What to do →
Write out, exactly as they appear, only the lines running from the line with "Let the third truth value be written undefined." to the final line of the listing; include both.

Data for processing →
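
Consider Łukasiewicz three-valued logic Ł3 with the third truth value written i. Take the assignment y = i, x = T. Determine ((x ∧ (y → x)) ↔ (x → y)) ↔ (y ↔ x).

y → x = i → T = T  [min(1, 1−½+1)]
x ∧ (y → x) = T ∧ T = T
x → y = T → i = i
(x ∧ (y → x)) ↔ (x → y) = T ↔ i = i
y ↔ x = i ↔ T = i
((x ∧ (y → x)) ↔ (x → y)) ↔ (y ↔ x) = i ↔ i = T

T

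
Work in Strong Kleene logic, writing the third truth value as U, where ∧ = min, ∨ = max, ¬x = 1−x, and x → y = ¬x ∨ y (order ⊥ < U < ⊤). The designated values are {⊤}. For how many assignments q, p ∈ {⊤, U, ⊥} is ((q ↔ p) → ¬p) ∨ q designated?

6

Of the 9 assignments, 6 give a value in {⊤}.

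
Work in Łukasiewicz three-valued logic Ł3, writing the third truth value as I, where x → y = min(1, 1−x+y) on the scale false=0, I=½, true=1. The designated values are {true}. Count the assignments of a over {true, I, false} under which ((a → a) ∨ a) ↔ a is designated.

1

a=true: true ✓
a=I: I ·
a=false: false ·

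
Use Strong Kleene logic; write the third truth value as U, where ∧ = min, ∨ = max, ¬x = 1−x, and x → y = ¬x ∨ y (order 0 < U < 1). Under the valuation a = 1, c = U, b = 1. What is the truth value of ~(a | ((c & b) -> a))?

0

c & b = U & 1 = U
(c & b) -> a = U -> 1 = 1
a | ((c & b) -> a) = 1 | 1 = 1
~(a | ((c & b) -> a)) = ~1 = 0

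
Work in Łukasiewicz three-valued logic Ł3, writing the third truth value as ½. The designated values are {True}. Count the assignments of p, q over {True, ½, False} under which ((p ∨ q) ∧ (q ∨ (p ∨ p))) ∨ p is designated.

5

Of the 9 assignments, 5 give a value in {True}.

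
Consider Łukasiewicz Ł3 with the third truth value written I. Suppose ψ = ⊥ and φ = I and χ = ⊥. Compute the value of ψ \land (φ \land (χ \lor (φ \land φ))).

⊥

φ \land φ = I \land I = I
χ \lor (φ \land φ) = ⊥ \lor I = I
φ \land (χ \lor (φ \land φ)) = I \land I = I
ψ \land (φ \land (χ \lor (φ \land φ))) = ⊥ \land I = ⊥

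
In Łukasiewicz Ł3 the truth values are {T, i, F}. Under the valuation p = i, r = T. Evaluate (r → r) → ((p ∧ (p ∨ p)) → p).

T

r → r = T → T = T
p ∨ p = i ∨ i = i
p ∧ (p ∨ p) = i ∧ i = i
(p ∧ (p ∨ p)) → p = i → i = T  [min(1, 1−½+½)]
(r → r) → ((p ∧ (p ∨ p)) → p) = T → T = T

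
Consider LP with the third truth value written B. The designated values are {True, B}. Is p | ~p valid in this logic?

Yes

Every assignment of p over {True, B, False} gives a value in {True, B}.
In particular, with p=B: p | ~p = B.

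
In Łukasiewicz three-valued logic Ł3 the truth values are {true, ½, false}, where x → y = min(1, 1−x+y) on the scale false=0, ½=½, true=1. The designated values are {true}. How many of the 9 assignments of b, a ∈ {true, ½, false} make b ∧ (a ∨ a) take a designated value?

1

Designated under: (b=true, a=true).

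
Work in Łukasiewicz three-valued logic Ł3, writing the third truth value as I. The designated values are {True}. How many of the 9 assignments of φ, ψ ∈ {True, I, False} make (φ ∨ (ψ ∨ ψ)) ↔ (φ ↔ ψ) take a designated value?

3

Designated under: (φ=True, ψ=True); (φ=I, ψ=False); (φ=False, ψ=I).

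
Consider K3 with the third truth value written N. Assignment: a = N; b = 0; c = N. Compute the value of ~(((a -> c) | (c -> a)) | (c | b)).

a -> c = N -> N = N
c -> a = N -> N = N
(a -> c) | (c -> a) = N | N = N
c | b = N | 0 = N
((a -> c) | (c -> a)) | (c | b) = N | N = N
~(((a -> c) | (c -> a)) | (c | b)) = ~N = N

N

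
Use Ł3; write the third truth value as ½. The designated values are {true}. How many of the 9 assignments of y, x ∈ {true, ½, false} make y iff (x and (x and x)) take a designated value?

3

Designated under: (y=true, x=true); (y=½, x=½); (y=false, x=false).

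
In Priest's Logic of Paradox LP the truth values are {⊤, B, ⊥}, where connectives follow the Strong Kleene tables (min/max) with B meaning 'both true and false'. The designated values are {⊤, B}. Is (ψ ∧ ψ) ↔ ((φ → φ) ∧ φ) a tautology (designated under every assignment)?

No

Countermodel: ψ=⊤, φ=⊥ gives ⊥, which is not designated.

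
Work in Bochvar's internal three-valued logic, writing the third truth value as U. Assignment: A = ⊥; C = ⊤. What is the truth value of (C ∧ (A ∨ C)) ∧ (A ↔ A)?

⊤

A ∨ C = ⊥ ∨ ⊤ = ⊤
C ∧ (A ∨ C) = ⊤ ∧ ⊤ = ⊤
A ↔ A = ⊥ ↔ ⊥ = ⊤
(C ∧ (A ∨ C)) ∧ (A ↔ A) = ⊤ ∧ ⊤ = ⊤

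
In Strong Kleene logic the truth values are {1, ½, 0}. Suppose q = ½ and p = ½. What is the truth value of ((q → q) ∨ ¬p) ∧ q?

½

q → q = ½ → ½ = ½  [¬½ ∨ ½]
¬p = ¬½ = ½
(q → q) ∨ ¬p = ½ ∨ ½ = ½
((q → q) ∨ ¬p) ∧ q = ½ ∧ ½ = ½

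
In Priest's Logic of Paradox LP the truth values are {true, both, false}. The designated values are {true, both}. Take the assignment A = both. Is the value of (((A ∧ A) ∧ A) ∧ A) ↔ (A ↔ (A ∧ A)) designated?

Yes

A ∧ A = both ∧ both = both
(A ∧ A) ∧ A = both ∧ both = both
((A ∧ A) ∧ A) ∧ A = both ∧ both = both
A ∧ A = both ∧ both = both
A ↔ (A ∧ A) = both ↔ both = both
(((A ∧ A) ∧ A) ∧ A) ↔ (A ↔ (A ∧ A)) = both ↔ both = both
both ∈ {true, both}.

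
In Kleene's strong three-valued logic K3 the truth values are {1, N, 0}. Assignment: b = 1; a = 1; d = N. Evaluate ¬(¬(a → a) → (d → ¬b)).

0

a → a = 1 → 1 = 1
¬(a → a) = ¬1 = 0
¬b = ¬1 = 0
d → ¬b = N → 0 = N  [¬N ∨ 0]
¬(a → a) → (d → ¬b) = 0 → N = 1
¬(¬(a → a) → (d → ¬b)) = ¬1 = 0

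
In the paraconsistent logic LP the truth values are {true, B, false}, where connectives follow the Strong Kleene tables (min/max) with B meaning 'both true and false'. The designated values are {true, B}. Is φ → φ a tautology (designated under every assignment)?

Yes

Every assignment of φ over {true, B, false} gives a value in {true, B}.
In particular, with φ=B: φ → φ = B.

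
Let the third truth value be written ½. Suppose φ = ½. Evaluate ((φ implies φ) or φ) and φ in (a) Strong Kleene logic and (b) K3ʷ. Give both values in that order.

½; ½

In Strong Kleene logic: φ implies φ = ½ implies ½ = ½  [not ½ or ½]
(φ implies φ) or φ = ½ or ½ = ½
((φ implies φ) or φ) and φ = ½ and ½ = ½
In K3ʷ: φ implies φ = ½ implies ½ = ½  [any arg is the third value ⇒ result is the third value]
(φ implies φ) or φ = ½ or ½ = ½
((φ implies φ) or φ) and φ = ½ and ½ = ½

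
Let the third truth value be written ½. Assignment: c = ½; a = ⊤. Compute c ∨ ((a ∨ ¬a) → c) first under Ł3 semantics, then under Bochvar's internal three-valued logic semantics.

In Ł3: ¬a = ¬⊤ = ⊥
a ∨ ¬a = ⊤ ∨ ⊥ = ⊤
(a ∨ ¬a) → c = ⊤ → ½ = ½  [min(1, 1−1+½)]
c ∨ ((a ∨ ¬a) → c) = ½ ∨ ½ = ½
In Bochvar's internal three-valued logic: ¬a = ¬⊤ = ⊥
a ∨ ¬a = ⊤ ∨ ⊥ = ⊤
(a ∨ ¬a) → c = ⊤ → ½ = ½  [any arg is the third value ⇒ result is the third value]
c ∨ ((a ∨ ¬a) → c) = ½ ∨ ½ = ½

½; ½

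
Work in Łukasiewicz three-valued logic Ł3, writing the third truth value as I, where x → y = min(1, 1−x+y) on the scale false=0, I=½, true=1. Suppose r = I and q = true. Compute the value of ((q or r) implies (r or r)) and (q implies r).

I

q or r = true or I = true
r or r = I or I = I
(q or r) implies (r or r) = true implies I = I  [min(1, 1−1+½)]
q implies r = true implies I = I
((q or r) implies (r or r)) and (q implies r) = I and I = I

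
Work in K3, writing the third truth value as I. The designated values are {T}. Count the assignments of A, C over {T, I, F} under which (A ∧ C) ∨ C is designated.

Designated under: (A=T, C=T); (A=I, C=T); (A=F, C=T).

3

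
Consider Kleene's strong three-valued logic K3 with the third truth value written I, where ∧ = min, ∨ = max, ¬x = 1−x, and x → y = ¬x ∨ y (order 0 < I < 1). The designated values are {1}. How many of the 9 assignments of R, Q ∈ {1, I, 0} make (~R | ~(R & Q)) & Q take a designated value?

Designated under: (R=0, Q=1).

1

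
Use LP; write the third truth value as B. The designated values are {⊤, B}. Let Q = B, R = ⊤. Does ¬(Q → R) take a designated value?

No

Q → R = B → ⊤ = ⊤  [¬B ∨ ⊤]
¬(Q → R) = ¬⊤ = ⊥
⊥ ∉ {⊤, B}.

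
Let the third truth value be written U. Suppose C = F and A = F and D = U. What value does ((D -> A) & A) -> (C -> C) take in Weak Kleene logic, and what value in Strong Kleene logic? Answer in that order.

In Weak Kleene logic: D -> A = U -> F = U
(D -> A) & A = U & F = U
C -> C = F -> F = T
((D -> A) & A) -> (C -> C) = U -> T = U
In Strong Kleene logic: D -> A = U -> F = U  [~U | F]
(D -> A) & A = U & F = F
C -> C = F -> F = T
((D -> A) & A) -> (C -> C) = F -> T = T
They differ because Weak Kleene logic and Strong Kleene logic treat U differently under the binary connectives.

U; T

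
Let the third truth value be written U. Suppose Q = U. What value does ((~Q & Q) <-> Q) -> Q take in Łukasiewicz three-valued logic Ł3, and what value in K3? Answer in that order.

In Łukasiewicz three-valued logic Ł3: ~Q = ~U = U
~Q & Q = U & U = U
(~Q & Q) <-> Q = U <-> U = T  [1 − |½−½|]
((~Q & Q) <-> Q) -> Q = T -> U = U
In K3: ~Q = ~U = U
~Q & Q = U & U = U
(~Q & Q) <-> Q = U <-> U = U
((~Q & Q) <-> Q) -> Q = U -> U = U

U; U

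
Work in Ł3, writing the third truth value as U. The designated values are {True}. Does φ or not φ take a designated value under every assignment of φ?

No

Countermodel: φ=U gives U, which is not designated.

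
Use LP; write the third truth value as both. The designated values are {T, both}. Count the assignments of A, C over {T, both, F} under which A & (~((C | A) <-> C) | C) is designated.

Of the 9 assignments, 6 give a value in {T, both}.

6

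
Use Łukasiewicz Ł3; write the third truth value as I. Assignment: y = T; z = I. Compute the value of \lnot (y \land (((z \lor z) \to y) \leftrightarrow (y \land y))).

F

z \lor z = I \lor I = I
(z \lor z) \to y = I \to T = T
y \land y = T \land T = T
((z \lor z) \to y) \leftrightarrow (y \land y) = T \leftrightarrow T = T
y \land (((z \lor z) \to y) \leftrightarrow (y \land y)) = T \land T = T
\lnot (y \land (((z \lor z) \to y) \leftrightarrow (y \land y))) = \lnot T = F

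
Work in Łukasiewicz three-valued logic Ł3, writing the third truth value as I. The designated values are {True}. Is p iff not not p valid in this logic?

Yes

Every assignment of p over {True, I, False} gives a value in {True}.
In particular, with p=I: p iff not not p = True.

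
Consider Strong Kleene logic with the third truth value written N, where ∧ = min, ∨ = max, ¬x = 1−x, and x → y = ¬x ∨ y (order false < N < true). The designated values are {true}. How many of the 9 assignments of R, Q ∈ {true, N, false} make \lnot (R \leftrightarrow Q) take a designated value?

2

Designated under: (R=true, Q=false); (R=false, Q=true).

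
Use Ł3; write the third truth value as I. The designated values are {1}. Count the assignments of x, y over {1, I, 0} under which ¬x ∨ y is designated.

5

Of the 9 assignments, 5 give a value in {1}.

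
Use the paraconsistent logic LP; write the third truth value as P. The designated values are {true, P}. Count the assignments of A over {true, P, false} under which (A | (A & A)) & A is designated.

A=true: true ✓
A=P: P ✓
A=false: false ·

2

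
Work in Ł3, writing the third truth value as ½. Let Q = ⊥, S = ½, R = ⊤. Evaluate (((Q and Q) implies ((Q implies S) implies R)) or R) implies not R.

⊥

Q and Q = ⊥ and ⊥ = ⊥
Q implies S = ⊥ implies ½ = ⊤  [min(1, 1−0+½)]
(Q implies S) implies R = ⊤ implies ⊤ = ⊤
(Q and Q) implies ((Q implies S) implies R) = ⊥ implies ⊤ = ⊤
((Q and Q) implies ((Q implies S) implies R)) or R = ⊤ or ⊤ = ⊤
not R = not ⊤ = ⊥
(((Q and Q) implies ((Q implies S) implies R)) or R) implies not R = ⊤ implies ⊥ = ⊥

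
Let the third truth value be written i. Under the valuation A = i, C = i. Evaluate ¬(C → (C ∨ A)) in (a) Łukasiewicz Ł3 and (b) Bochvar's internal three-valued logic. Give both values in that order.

In Łukasiewicz Ł3: C ∨ A = i ∨ i = i
C → (C ∨ A) = i → i = ⊤  [min(1, 1−½+½)]
¬(C → (C ∨ A)) = ¬⊤ = ⊥
In Bochvar's internal three-valued logic: C ∨ A = i ∨ i = i
C → (C ∨ A) = i → i = i
¬(C → (C ∨ A)) = ¬i = i
They differ because Łukasiewicz Ł3 and Bochvar's internal three-valued logic treat i differently under the binary connectives.

⊥; i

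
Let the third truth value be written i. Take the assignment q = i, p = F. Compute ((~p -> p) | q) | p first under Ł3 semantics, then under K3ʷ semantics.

i; i

In Ł3: ~p = ~F = T
~p -> p = T -> F = F
(~p -> p) | q = F | i = i
((~p -> p) | q) | p = i | F = i
In K3ʷ: ~p = ~F = T
~p -> p = T -> F = F
(~p -> p) | q = F | i = i
((~p -> p) | q) | p = i | F = i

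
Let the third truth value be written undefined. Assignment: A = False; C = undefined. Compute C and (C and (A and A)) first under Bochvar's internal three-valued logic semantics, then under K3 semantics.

undefined; False

In Bochvar's internal three-valued logic: A and A = False and False = False
C and (A and A) = undefined and False = undefined
C and (C and (A and A)) = undefined and undefined = undefined
In K3: A and A = False and False = False
C and (A and A) = undefined and False = False
C and (C and (A and A)) = undefined and False = False
They differ because Bochvar's internal three-valued logic and K3 treat undefined differently under the binary connectives.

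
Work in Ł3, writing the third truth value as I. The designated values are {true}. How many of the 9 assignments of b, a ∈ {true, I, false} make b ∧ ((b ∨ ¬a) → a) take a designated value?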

Expected output →
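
Let the third truth value be written undefined. Assignment: A = False; C = undefined. Compute C and (C and (A and A)) first under Bochvar's internal three-valued logic semantics, then under K3 semantics.

undefined; False

In Bochvar's internal three-valued logic: A and A = False and False = False
C and (A and A) = undefined and False = undefined
C and (C and (A and A)) = undefined and undefined = undefined
In K3: A and A = False and False = False
C and (A and A) = undefined and False = False
C and (C and (A and A)) = undefined and False = False
They differ because Bochvar's internal three-valued logic and K3 treat undefined differently under the binary connectives.

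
Work in Ł3, writing the third truth value as I. The designated values are {true}. How many of the 9 assignments of b, a ∈ {true, I, false} make b ∧ ((b ∨ ¬a) → a) take a designated value?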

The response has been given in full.